§ **WORK TO BE COMPLETED**
Starting at the line that contains "Find the multiplicative", return each line exactly as written until the listing below ends, and return no other line.
:: SOURCE RECORDS ::
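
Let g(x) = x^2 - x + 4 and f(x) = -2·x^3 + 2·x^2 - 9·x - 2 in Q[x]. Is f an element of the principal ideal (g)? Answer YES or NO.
In Q[x] the ideal (g) consists of all multiples of g, so f ∈ (g) iff g | f, i.e. iff the remainder of f on division by g is 0. Divide f by g (g is monic, so eliminate the leading term of the running remainder at each step):
  leading term -2·x^3: subtract (-2·x)·g(x) = -2·x^3 + 2·x^2 - 8·x, leaving -x - 2
The remainder r(x) = -x - 2 ≠ 0 (and deg r < deg g), so g ∤ f, i.e. f ∉ (g).

Final answer: NO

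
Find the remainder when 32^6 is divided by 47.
34

Use repeated squaring. Binary(6) = 110. Walk through the bits of the exponent 6 left-to-right: at each bit after the leading one, square the running value, then multiply by 32 if the bit is 1 (always reducing mod 47):
  bit 1 = 1 (leading): start with 32.
  bit 2 = 1: square 32^2 = 1024 ≡ 37; bit is 1, so multiply 37·32 = 1184 ≡ 9 (mod 47).
  bit 3 = 0: square 9^2 = 81 ≡ 34 (mod 47).
Final value: 32^6 ≡ 34 (mod 47).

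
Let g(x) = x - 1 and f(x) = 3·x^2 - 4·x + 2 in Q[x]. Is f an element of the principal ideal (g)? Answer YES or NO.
In Q[x] the ideal (g) consists of all multiples of g, so f ∈ (g) iff g | f, i.e. iff the remainder of f on division by g is 0. Divide f by g (g is monic, so eliminate the leading term of the running remainder at each step):
  leading term 3·x^2: subtract (3·x)·g(x) = 3·x^2 - 3·x, leaving 2 - x
  leading term -x: subtract (-1)·g(x) = 1 - x, leaving 1
The remainder r(x) = 1 ≠ 0 (and deg r < deg g), so g ∤ f, i.e. f ∉ (g).

Final answer: NO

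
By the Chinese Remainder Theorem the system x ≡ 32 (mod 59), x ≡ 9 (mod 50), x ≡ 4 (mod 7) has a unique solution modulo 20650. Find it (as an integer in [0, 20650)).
The moduli 59, 50, 7 are pairwise coprime, so by the CRT there is a unique solution mod 59·50·7 = 20650.
Solve by successive substitution. Start with x ≡ 32 (mod 59).
  Combine with x ≡ 9 (mod 50): write x = 32 + 59·t and require 32 + 59·t ≡ 9 (mod 50), i.e. 59·t ≡ 9 − 32 ≡ 27 (mod 50). Since 59^(−1) ≡ 39 (mod 50) (59 ≡ 9 (mod 50)), t ≡ 39·27 ≡ 3 (mod 50). So x ≡ 32 + 59·3 = 209 (mod 2950).
  Combine with x ≡ 4 (mod 7): write x = 209 + 2950·t and require 209 + 2950·t ≡ 4 (mod 7), i.e. 2950·t ≡ 4 − 209 ≡ 5 (mod 7). Since 2950^(−1) ≡ 5 (mod 7) (2950 ≡ 3 (mod 7)), t ≡ 5·5 ≡ 4 (mod 7). So x ≡ 209 + 2950·4 = 12009 (mod 20650).
Unique solution in [0, 20650): x = 12009.

Final answer: x ≡ 12009 (mod 20650); the representative in [0, 20650) is 12009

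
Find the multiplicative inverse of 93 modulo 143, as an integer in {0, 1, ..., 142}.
Apply the extended Euclidean algorithm to (143, 93), tracking rows (r, s, t) with s·143 + t·93 = r. Each division r_prev = q·r_cur + r_new produces the new row as (previous row) − q·(current row):
  row A: (143, 1, 0)   [1·143 + 0·93 = 143]
  row B: (93, 0, 1)   [0·143 + 1·93 = 93]
  143 = 1·93 + 50   → row C = row A − 1·row B = (50, 1, −1)   [check: 1·143 − 1·93 = 50]
  93 = 1·50 + 43   → row D = row B − 1·row C = (43, −1, 2)   [check: −1·143 + 2·93 = 43]
  50 = 1·43 + 7   → row E = row C − 1·row D = (7, 2, −3)   [check: 2·143 − 3·93 = 7]
  43 = 6·7 + 1   → row F = row D − 6·row E = (1, −13, 20)   [check: −13·143 + 20·93 = 1]
  7 = 7·1 + 0   → remainder 0, stop. gcd = 1 (last nonzero row F).
The gcd is 1, so 93 is invertible mod 143. The last nonzero row gives −13·143 + 20·93 = 1, so t = 20. So 93^(−1) ≡ 20 (mod 143). Verify: 93 · 20 = 1860 ≡ 1 (mod 143). ✓

Final answer: 93^(−1) ≡ 20 (mod 143)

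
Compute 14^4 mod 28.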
:::
§ **REPLY TO THE EXERCISE**
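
Find the multiplicative inverse of 93 modulo 143, as an integer in {0, 1, ..., 142}.
Apply the extended Euclidean algorithm to (143, 93), tracking rows (r, s, t) with s·143 + t·93 = r. Each division r_prev = q·r_cur + r_new produces the new row as (previous row) − q·(current row):
  row A: (143, 1, 0)   [1·143 + 0·93 = 143]
  row B: (93, 0, 1)   [0·143 + 1·93 = 93]
  143 = 1·93 + 50   → row C = row A − 1·row B = (50, 1, −1)   [check: 1·143 − 1·93 = 50]
  93 = 1·50 + 43   → row D = row B − 1·row C = (43, −1, 2)   [check: −1·143 + 2·93 = 43]
  50 = 1·43 + 7   → row E = row C − 1·row D = (7, 2, −3)   [check: 2·143 − 3·93 = 7]
  43 = 6·7 + 1   → row F = row D − 6·row E = (1, −13, 20)   [check: −13·143 + 20·93 = 1]
  7 = 7·1 + 0   → remainder 0, stop. gcd = 1 (last nonzero row F).
The gcd is 1, so 93 is invertible mod 143. The last nonzero row gives −13·143 + 20·93 = 1, so t = 20. So 93^(−1) ≡ 20 (mod 143). Verify: 93 · 20 = 1860 ≡ 1 (mod 143). ✓

Final answer: 93^(−1) ≡ 20 (mod 143)

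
Compute 14^4 mod 28.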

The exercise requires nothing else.